> **TASK BRIEF**
What is needed here is a faithful repeat of every entry, with no character changed.

[Dataset entries]
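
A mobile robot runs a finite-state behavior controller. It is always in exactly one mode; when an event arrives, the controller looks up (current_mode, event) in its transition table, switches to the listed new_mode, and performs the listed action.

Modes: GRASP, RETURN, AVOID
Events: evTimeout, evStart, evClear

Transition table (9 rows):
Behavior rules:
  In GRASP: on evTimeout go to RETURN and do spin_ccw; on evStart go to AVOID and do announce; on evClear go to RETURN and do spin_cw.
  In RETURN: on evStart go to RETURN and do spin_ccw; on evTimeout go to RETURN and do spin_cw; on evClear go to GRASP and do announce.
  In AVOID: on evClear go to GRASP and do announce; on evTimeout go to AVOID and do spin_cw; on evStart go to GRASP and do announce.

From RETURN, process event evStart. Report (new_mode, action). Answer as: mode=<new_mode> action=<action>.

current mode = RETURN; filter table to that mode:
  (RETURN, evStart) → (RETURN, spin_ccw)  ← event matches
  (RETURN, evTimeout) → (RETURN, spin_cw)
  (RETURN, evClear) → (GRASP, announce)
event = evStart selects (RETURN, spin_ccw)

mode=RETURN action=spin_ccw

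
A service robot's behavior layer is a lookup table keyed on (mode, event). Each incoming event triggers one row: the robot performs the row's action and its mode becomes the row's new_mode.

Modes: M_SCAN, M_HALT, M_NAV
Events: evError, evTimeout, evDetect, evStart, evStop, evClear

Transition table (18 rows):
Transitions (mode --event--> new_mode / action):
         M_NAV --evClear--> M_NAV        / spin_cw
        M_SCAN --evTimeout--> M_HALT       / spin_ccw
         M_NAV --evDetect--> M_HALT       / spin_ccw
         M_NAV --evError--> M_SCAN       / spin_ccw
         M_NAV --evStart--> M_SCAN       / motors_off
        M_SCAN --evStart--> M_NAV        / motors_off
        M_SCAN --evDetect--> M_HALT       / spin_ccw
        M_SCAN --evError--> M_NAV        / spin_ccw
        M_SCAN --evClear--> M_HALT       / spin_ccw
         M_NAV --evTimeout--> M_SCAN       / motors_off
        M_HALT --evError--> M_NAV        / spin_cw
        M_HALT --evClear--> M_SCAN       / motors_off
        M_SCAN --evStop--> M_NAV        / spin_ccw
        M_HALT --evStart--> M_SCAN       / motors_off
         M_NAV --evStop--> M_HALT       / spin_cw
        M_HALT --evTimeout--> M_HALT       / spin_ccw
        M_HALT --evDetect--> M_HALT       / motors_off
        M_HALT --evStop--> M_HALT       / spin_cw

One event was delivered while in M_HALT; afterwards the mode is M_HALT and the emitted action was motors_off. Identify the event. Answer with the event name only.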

> **SOLUTION**
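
A mobile robot runs a finite-state behavior controller. It is always in exactly one mode; when an event arrives, the controller looks up (current_mode, event) in its transition table, switches to the listed new_mode, and performs the listed action.

Modes: GRASP, RETURN, AVOID
Events: evTimeout, evStart, evClear

Transition table (9 rows):
Behavior rules:
  In GRASP: on evTimeout go to RETURN and do spin_ccw; on evStart go to AVOID and do announce; on evClear go to RETURN and do spin_cw.
  In RETURN: on evStart go to RETURN and do spin_ccw; on evTimeout go to RETURN and do spin_cw; on evClear go to GRASP and do announce.
  In AVOID: on evClear go to GRASP and do announce; on evTimeout go to AVOID and do spin_cw; on evStart go to GRASP and do announce.

From RETURN, process event evStart. Report (new_mode, action). Answer as: mode=<new_mode> action=<action>.

current mode = RETURN; filter table to that mode:
  (RETURN, evStart) → (RETURN, spin_ccw)  ← event matches
  (RETURN, evTimeout) → (RETURN, spin_cw)
  (RETURN, evClear) → (GRASP, announce)
event = evStart selects (RETURN, spin_ccw)

mode=RETURN action=spin_ccw

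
A service robot's behavior layer is a lookup table keyed on (mode, event). Each incoming event triggers one row: the robot performs the row's action and its mode becomes the row's new_mode.

Modes: M_SCAN, M_HALT, M_NAV
Events: evError, evTimeout, evDetect, evStart, evStop, evClear

Transition table (18 rows):
Transitions (mode --event--> new_mode / action):
         M_NAV --evClear--> M_NAV        / spin_cw
        M_SCAN --evTimeout--> M_HALT       / spin_ccw
         M_NAV --evDetect--> M_HALT       / spin_ccw
         M_NAV --evError--> M_SCAN       / spin_ccw
         M_NAV --evStart--> M_SCAN       / motors_off
        M_SCAN --evStart--> M_NAV        / motors_off
        M_SCAN --evDetect--> M_HALT       / spin_ccw
        M_SCAN --evError--> M_NAV        / spin_ccw
        M_SCAN --evClear--> M_HALT       / spin_ccw
         M_NAV --evTimeout--> M_SCAN       / motors_off
        M_HALT --evError--> M_NAV        / spin_cw
        M_HALT --evClear--> M_SCAN       / motors_off
        M_SCAN --evStop--> M_NAV        / spin_ccw
        M_HALT --evStart--> M_SCAN       / motors_off
         M_NAV --evStop--> M_HALT       / spin_cw
        M_HALT --evTimeout--> M_HALT       / spin_ccw
        M_HALT --evDetect--> M_HALT       / motors_off
        M_HALT --evStop--> M_HALT       / spin_cw

One event was delivered while in M_HALT; afterwards the mode is M_HALT and the emitted action was motors_off. Identify the event. Answer with the event name only.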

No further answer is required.